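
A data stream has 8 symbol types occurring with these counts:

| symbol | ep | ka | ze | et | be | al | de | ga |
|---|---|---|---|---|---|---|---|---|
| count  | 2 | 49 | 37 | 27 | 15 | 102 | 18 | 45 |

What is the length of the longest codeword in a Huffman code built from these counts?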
+---+
• **What you should do**:
Repeat exactly the lines from the one containing "al | de | ga |" through the last line of the records above, both included, and nothing else.

• **Exercise solution**:
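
| symbol | ep | ka | ze | et | be | al | de | ga |
|---|---|---|---|---|---|---|---|---|
| count  | 2 | 49 | 37 | 27 | 15 | 102 | 18 | 45 |

What is the length of the longest codeword in a Huffman code built from these counts?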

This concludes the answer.